» WORK TASK: Every entry in this listing should be written out exactly.

-- RECORDED INFORMATION follows --

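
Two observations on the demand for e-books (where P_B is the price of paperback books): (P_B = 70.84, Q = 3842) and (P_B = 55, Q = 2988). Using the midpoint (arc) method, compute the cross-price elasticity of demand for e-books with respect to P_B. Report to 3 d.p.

ΔQ_A = 2988 − 3842 = -854; ΔP_B = 55 − 70.84 = -15.84.
Midpoints: Q̄_A = 3415.0, P̄_B = 62.92.
ε = (ΔQ_A/Q̄_A)/(ΔP_B/P̄_B) = (-854/3415.0)/(-15.84/62.92) ≈ 0.993.

0.993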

-- RECORDED INFORMATION concluded --

» ANSWER SPACE:
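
Two observations on the demand for e-books (where P_B is the price of paperback books): (P_B = 70.84, Q = 3842) and (P_B = 55, Q = 2988). Using the midpoint (arc) method, compute the cross-price elasticity of demand for e-books with respect to P_B. Report to 3 d.p.

ΔQ_A = 2988 − 3842 = -854; ΔP_B = 55 − 70.84 = -15.84.
Midpoints: Q̄_A = 3415.0, P̄_B = 62.92.
ε = (ΔQ_A/Q̄_A)/(ΔP_B/P̄_B) = (-854/3415.0)/(-15.84/62.92) ≈ 0.993.

0.993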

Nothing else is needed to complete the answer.